### YOUR ASSIGNMENT:
The entries that follow include a run beginning at the line with "What is 7^380 mod 10?" and ending at the line with "Compute (66 + 130) mod 125."; restate that run word for word and leave the rest out.

### DATA SHOWN:
----
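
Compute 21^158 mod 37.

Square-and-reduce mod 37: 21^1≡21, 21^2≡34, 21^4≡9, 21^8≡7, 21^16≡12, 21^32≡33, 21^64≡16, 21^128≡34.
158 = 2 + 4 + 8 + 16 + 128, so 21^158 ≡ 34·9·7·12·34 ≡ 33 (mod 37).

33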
----
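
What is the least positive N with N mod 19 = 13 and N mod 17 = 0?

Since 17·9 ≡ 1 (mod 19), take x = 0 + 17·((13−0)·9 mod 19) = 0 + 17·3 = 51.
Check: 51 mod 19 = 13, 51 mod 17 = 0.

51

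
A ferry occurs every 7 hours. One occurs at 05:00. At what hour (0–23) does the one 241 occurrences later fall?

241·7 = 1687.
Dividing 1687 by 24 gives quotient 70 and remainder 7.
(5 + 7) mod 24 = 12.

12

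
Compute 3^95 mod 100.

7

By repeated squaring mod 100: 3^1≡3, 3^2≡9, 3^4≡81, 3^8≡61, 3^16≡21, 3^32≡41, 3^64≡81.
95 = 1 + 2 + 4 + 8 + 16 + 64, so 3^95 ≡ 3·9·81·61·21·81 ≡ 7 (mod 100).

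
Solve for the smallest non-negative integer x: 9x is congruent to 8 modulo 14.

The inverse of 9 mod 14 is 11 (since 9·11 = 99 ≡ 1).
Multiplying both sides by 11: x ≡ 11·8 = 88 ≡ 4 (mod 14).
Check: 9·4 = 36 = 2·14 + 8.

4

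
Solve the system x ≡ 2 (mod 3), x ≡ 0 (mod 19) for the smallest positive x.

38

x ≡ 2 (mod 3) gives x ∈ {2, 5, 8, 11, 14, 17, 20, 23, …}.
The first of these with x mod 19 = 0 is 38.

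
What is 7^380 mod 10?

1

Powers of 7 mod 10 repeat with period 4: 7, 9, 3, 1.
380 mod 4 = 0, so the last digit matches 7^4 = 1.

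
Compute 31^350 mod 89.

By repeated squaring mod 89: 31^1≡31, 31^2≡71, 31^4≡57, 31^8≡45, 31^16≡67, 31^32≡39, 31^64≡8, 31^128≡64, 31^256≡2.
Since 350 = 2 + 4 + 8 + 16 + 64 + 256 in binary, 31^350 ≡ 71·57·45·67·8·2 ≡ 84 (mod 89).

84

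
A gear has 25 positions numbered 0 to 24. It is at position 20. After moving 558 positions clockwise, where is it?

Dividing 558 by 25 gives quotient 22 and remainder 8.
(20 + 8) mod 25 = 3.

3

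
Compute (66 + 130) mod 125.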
----
### YOUR RESPONSE:
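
What is 7^380 mod 10?

1

Powers of 7 mod 10 repeat with period 4: 7, 9, 3, 1.
380 mod 4 = 0, so the last digit matches 7^4 = 1.

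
Compute 31^350 mod 89.

By repeated squaring mod 89: 31^1≡31, 31^2≡71, 31^4≡57, 31^8≡45, 31^16≡67, 31^32≡39, 31^64≡8, 31^128≡64, 31^256≡2.
Since 350 = 2 + 4 + 8 + 16 + 64 + 256 in binary, 31^350 ≡ 71·57·45·67·8·2 ≡ 84 (mod 89).

84

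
A gear has 25 positions numbered 0 to 24. It is at position 20. After moving 558 positions clockwise, where is it?

Dividing 558 by 25 gives quotient 22 and remainder 8.
(20 + 8) mod 25 = 3.

3

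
Compute (66 + 130) mod 125.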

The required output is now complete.